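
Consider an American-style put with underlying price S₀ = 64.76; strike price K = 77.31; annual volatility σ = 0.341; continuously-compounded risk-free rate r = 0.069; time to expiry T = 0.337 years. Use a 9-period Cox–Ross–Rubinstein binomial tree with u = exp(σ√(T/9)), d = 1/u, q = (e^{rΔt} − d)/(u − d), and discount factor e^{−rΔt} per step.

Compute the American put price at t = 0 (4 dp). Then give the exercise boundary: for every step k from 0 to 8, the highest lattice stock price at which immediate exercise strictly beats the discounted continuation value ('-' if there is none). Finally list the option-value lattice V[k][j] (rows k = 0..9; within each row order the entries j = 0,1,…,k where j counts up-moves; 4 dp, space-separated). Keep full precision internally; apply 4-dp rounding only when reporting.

price = 13.1057
boundary = - 60.6247 56.7535 60.6247 56.7535 60.6247 64.7600 60.6247 64.7600
tree:
13.1057
16.6853 9.6376
20.5565 12.8973 6.4675
24.1805 16.6853 9.2223 3.7799
27.5731 20.5565 12.6718 5.8627 1.7422
30.7491 24.1805 16.6853 8.7730 3.0184 0.4907
33.7223 27.5731 20.5565 12.5500 5.0877 0.9901 0.0000
36.5056 30.7491 24.1805 16.6853 8.2426 1.9977 0.0000 0.0000
39.1112 33.7223 27.5731 20.5565 12.5500 4.0307 0.0000 0.0000 0.0000
41.5504 36.5056 30.7491 24.1805 16.6853 8.1326 0.0000 0.0000 0.0000 0.0000

Δt=0.03744, u=1.06821, d=0.93614, q=0.50310, disc=e^(-rΔt)=0.99742
k=9 terminal: V=max(K-S,0) → 41.5504 36.5056 30.7491 24.1805 16.6853 8.1326 0.0000 0.0000 0.0000 0.0000
k=8: j=0 S=38.1988 intr=39.1112 cont=38.9117 V=39.1112[EX]; j=1 S=43.5877 intr=33.7223 cont=33.5228 V=33.7223[EX]; j=2 S=49.7369 intr=27.5731 cont=27.3737 V=27.5731[EX]; j=3 S=56.7535 intr=20.5565 cont=20.3570 V=20.5565[EX]; j=4 S=64.7600 intr=12.5500 cont=12.3505 V=12.5500[EX]; j=5 S=73.8960 intr=3.4140 cont=4.0307 V=4.0307[hold]; j=6 S=84.3209 intr=0.0000 cont=0.0000 V=0.0000[hold]; j=7 S=96.2165 intr=0.0000 cont=0.0000 V=0.0000[hold]; j=8 S=109.7902 intr=0.0000 cont=0.0000 V=0.0000[hold]  S*(8)=64.7600
k=7: j=0 S=40.8044 intr=36.5056 cont=36.3061 V=36.5056[EX]; j=1 S=46.5609 intr=30.7491 cont=30.5496 V=30.7491[EX]; j=2 S=53.1295 intr=24.1805 cont=23.9810 V=24.1805[EX]; j=3 S=60.6247 intr=16.6853 cont=16.4858 V=16.6853[EX]; j=4 S=69.1774 intr=8.1326 cont=8.2426 V=8.2426[hold]; j=5 S=78.9366 intr=0.0000 cont=1.9977 V=1.9977[hold]; j=6 S=90.0725 intr=0.0000 cont=0.0000 V=0.0000[hold]; j=7 S=102.7795 intr=0.0000 cont=0.0000 V=0.0000[hold]  S*(7)=60.6247
k=6: j=0 S=43.5877 intr=33.7223 cont=33.5228 V=33.7223[EX]; j=1 S=49.7369 intr=27.5731 cont=27.3737 V=27.5731[EX]; j=2 S=56.7535 intr=20.5565 cont=20.3570 V=20.5565[EX]; j=3 S=64.7600 intr=12.5500 cont=12.4057 V=12.5500[EX]; j=4 S=73.8960 intr=3.4140 cont=5.0877 V=5.0877[hold]; j=5 S=84.3209 intr=0.0000 cont=0.9901 V=0.9901[hold]; j=6 S=96.2165 intr=0.0000 cont=0.0000 V=0.0000[hold]  S*(6)=64.7600
k=5: j=0 S=46.5609 intr=30.7491 cont=30.5496 V=30.7491[EX]; j=1 S=53.1295 intr=24.1805 cont=23.9810 V=24.1805[EX]; j=2 S=60.6247 intr=16.6853 cont=16.4858 V=16.6853[EX]; j=3 S=69.1774 intr=8.1326 cont=8.7730 V=8.7730[hold]; j=4 S=78.9366 intr=0.0000 cont=3.0184 V=3.0184[hold]; j=5 S=90.0725 intr=0.0000 cont=0.4907 V=0.4907[hold]  S*(5)=60.6247
k=4: j=0 S=49.7369 intr=27.5731 cont=27.3737 V=27.5731[EX]; j=1 S=56.7535 intr=20.5565 cont=20.3570 V=20.5565[EX]; j=2 S=64.7600 intr=12.5500 cont=12.6718 V=12.6718[hold]; j=3 S=73.8960 intr=3.4140 cont=5.8627 V=5.8627[hold]; j=4 S=84.3209 intr=0.0000 cont=1.7422 V=1.7422[hold]  S*(4)=56.7535
k=3: j=0 S=53.1295 intr=24.1805 cont=23.9810 V=24.1805[EX]; j=1 S=60.6247 intr=16.6853 cont=16.5469 V=16.6853[EX]; j=2 S=69.1774 intr=8.1326 cont=9.2223 V=9.2223[hold]; j=3 S=78.9366 intr=0.0000 cont=3.7799 V=3.7799[hold]  S*(3)=60.6247
k=2: j=0 S=56.7535 intr=20.5565 cont=20.3570 V=20.5565[EX]; j=1 S=64.7600 intr=12.5500 cont=12.8973 V=12.8973[hold]; j=2 S=73.8960 intr=3.4140 cont=6.4675 V=6.4675[hold]  S*(2)=56.7535
k=1: j=0 S=60.6247 intr=16.6853 cont=16.6601 V=16.6853[EX]; j=1 S=69.1774 intr=8.1326 cont=9.6376 V=9.6376[hold]  S*(1)=60.6247
k=0: j=0 S=64.7600 intr=12.5500 cont=13.1057 V=13.1057[hold]  S*(0)=-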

# Work request
Each entry needs to be given again exactly as it stands.

# Reply to the task
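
Consider an American-style put with underlying price S₀ = 64.76; strike price K = 77.31; annual volatility σ = 0.341; continuously-compounded risk-free rate r = 0.069; time to expiry T = 0.337 years. Use a 9-period Cox–Ross–Rubinstein binomial tree with u = exp(σ√(T/9)), d = 1/u, q = (e^{rΔt} − d)/(u − d), and discount factor e^{−rΔt} per step.

Compute the American put price at t = 0 (4 dp). Then give the exercise boundary: for every step k from 0 to 8, the highest lattice stock price at which immediate exercise strictly beats the discounted continuation value ('-' if there is none). Finally list the option-value lattice V[k][j] (rows k = 0..9; within each row order the entries j = 0,1,…,k where j counts up-moves; 4 dp, space-separated). Keep full precision internally; apply 4-dp rounding only when reporting.

price = 13.1057
boundary = - 60.6247 56.7535 60.6247 56.7535 60.6247 64.7600 60.6247 64.7600
tree:
13.1057
16.6853 9.6376
20.5565 12.8973 6.4675
24.1805 16.6853 9.2223 3.7799
27.5731 20.5565 12.6718 5.8627 1.7422
30.7491 24.1805 16.6853 8.7730 3.0184 0.4907
33.7223 27.5731 20.5565 12.5500 5.0877 0.9901 0.0000
36.5056 30.7491 24.1805 16.6853 8.2426 1.9977 0.0000 0.0000
39.1112 33.7223 27.5731 20.5565 12.5500 4.0307 0.0000 0.0000 0.0000
41.5504 36.5056 30.7491 24.1805 16.6853 8.1326 0.0000 0.0000 0.0000 0.0000

Δt=0.03744, u=1.06821, d=0.93614, q=0.50310, disc=e^(-rΔt)=0.99742
k=9 terminal: V=max(K-S,0) → 41.5504 36.5056 30.7491 24.1805 16.6853 8.1326 0.0000 0.0000 0.0000 0.0000
k=8: j=0 S=38.1988 intr=39.1112 cont=38.9117 V=39.1112[EX]; j=1 S=43.5877 intr=33.7223 cont=33.5228 V=33.7223[EX]; j=2 S=49.7369 intr=27.5731 cont=27.3737 V=27.5731[EX]; j=3 S=56.7535 intr=20.5565 cont=20.3570 V=20.5565[EX]; j=4 S=64.7600 intr=12.5500 cont=12.3505 V=12.5500[EX]; j=5 S=73.8960 intr=3.4140 cont=4.0307 V=4.0307[hold]; j=6 S=84.3209 intr=0.0000 cont=0.0000 V=0.0000[hold]; j=7 S=96.2165 intr=0.0000 cont=0.0000 V=0.0000[hold]; j=8 S=109.7902 intr=0.0000 cont=0.0000 V=0.0000[hold]  S*(8)=64.7600
k=7: j=0 S=40.8044 intr=36.5056 cont=36.3061 V=36.5056[EX]; j=1 S=46.5609 intr=30.7491 cont=30.5496 V=30.7491[EX]; j=2 S=53.1295 intr=24.1805 cont=23.9810 V=24.1805[EX]; j=3 S=60.6247 intr=16.6853 cont=16.4858 V=16.6853[EX]; j=4 S=69.1774 intr=8.1326 cont=8.2426 V=8.2426[hold]; j=5 S=78.9366 intr=0.0000 cont=1.9977 V=1.9977[hold]; j=6 S=90.0725 intr=0.0000 cont=0.0000 V=0.0000[hold]; j=7 S=102.7795 intr=0.0000 cont=0.0000 V=0.0000[hold]  S*(7)=60.6247
k=6: j=0 S=43.5877 intr=33.7223 cont=33.5228 V=33.7223[EX]; j=1 S=49.7369 intr=27.5731 cont=27.3737 V=27.5731[EX]; j=2 S=56.7535 intr=20.5565 cont=20.3570 V=20.5565[EX]; j=3 S=64.7600 intr=12.5500 cont=12.4057 V=12.5500[EX]; j=4 S=73.8960 intr=3.4140 cont=5.0877 V=5.0877[hold]; j=5 S=84.3209 intr=0.0000 cont=0.9901 V=0.9901[hold]; j=6 S=96.2165 intr=0.0000 cont=0.0000 V=0.0000[hold]  S*(6)=64.7600
k=5: j=0 S=46.5609 intr=30.7491 cont=30.5496 V=30.7491[EX]; j=1 S=53.1295 intr=24.1805 cont=23.9810 V=24.1805[EX]; j=2 S=60.6247 intr=16.6853 cont=16.4858 V=16.6853[EX]; j=3 S=69.1774 intr=8.1326 cont=8.7730 V=8.7730[hold]; j=4 S=78.9366 intr=0.0000 cont=3.0184 V=3.0184[hold]; j=5 S=90.0725 intr=0.0000 cont=0.4907 V=0.4907[hold]  S*(5)=60.6247
k=4: j=0 S=49.7369 intr=27.5731 cont=27.3737 V=27.5731[EX]; j=1 S=56.7535 intr=20.5565 cont=20.3570 V=20.5565[EX]; j=2 S=64.7600 intr=12.5500 cont=12.6718 V=12.6718[hold]; j=3 S=73.8960 intr=3.4140 cont=5.8627 V=5.8627[hold]; j=4 S=84.3209 intr=0.0000 cont=1.7422 V=1.7422[hold]  S*(4)=56.7535
k=3: j=0 S=53.1295 intr=24.1805 cont=23.9810 V=24.1805[EX]; j=1 S=60.6247 intr=16.6853 cont=16.5469 V=16.6853[EX]; j=2 S=69.1774 intr=8.1326 cont=9.2223 V=9.2223[hold]; j=3 S=78.9366 intr=0.0000 cont=3.7799 V=3.7799[hold]  S*(3)=60.6247
k=2: j=0 S=56.7535 intr=20.5565 cont=20.3570 V=20.5565[EX]; j=1 S=64.7600 intr=12.5500 cont=12.8973 V=12.8973[hold]; j=2 S=73.8960 intr=3.4140 cont=6.4675 V=6.4675[hold]  S*(2)=56.7535
k=1: j=0 S=60.6247 intr=16.6853 cont=16.6601 V=16.6853[EX]; j=1 S=69.1774 intr=8.1326 cont=9.6376 V=9.6376[hold]  S*(1)=60.6247
k=0: j=0 S=64.7600 intr=12.5500 cont=13.1057 V=13.1057[hold]  S*(0)=-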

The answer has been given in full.